Stored items:
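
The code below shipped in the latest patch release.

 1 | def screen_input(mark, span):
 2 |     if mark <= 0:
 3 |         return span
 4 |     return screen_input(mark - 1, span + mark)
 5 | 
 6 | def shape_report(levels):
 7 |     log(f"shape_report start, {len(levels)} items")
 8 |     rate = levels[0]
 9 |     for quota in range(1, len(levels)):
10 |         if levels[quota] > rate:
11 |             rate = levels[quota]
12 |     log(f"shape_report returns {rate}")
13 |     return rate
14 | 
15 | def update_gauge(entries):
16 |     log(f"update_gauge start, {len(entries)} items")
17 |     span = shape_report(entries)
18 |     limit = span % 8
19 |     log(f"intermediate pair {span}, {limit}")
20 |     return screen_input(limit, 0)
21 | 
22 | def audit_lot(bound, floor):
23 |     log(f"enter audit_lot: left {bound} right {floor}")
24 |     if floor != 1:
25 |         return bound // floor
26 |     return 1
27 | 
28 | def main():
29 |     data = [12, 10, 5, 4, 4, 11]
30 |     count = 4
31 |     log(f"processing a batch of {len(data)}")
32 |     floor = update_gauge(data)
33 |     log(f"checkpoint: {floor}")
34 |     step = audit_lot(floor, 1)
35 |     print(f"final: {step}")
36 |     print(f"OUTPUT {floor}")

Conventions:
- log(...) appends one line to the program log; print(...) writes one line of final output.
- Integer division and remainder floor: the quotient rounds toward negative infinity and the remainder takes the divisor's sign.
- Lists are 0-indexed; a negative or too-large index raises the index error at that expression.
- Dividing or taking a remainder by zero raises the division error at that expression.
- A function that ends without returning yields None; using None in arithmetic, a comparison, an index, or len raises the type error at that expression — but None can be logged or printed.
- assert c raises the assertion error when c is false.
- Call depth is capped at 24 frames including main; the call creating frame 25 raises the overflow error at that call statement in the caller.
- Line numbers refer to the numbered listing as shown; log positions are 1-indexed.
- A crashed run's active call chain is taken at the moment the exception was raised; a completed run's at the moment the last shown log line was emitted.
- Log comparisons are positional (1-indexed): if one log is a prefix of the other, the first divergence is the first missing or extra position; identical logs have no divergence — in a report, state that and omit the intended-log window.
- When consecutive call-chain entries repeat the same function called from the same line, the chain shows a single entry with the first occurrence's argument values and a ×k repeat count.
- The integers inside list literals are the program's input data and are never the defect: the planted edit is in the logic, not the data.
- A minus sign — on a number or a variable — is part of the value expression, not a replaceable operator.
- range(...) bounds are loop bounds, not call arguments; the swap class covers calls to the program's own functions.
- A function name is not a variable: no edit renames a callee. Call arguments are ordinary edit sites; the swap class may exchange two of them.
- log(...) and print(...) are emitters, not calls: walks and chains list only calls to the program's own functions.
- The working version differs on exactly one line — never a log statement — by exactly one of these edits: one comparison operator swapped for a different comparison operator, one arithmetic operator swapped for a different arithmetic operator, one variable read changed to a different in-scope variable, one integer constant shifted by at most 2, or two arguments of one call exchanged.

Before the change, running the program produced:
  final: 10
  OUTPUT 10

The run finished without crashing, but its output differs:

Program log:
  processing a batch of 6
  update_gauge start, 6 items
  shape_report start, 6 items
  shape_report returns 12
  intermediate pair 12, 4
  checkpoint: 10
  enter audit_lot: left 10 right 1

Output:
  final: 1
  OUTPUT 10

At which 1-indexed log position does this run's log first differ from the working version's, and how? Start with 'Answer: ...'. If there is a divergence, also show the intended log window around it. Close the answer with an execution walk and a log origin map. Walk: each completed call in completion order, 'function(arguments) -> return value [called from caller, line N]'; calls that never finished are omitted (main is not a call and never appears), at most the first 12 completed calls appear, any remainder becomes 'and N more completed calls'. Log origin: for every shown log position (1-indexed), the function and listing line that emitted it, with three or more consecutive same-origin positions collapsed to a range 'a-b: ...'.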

Exercise prompt: Your answer should be the lines of the records that include the word "negative".

Task answer:
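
- Integer division and remainder floor: the quotient rounds toward negative infinity and the remainder takes the divisor's sign.
- Lists are 0-indexed; a negative or too-large index raises the index error at that expression.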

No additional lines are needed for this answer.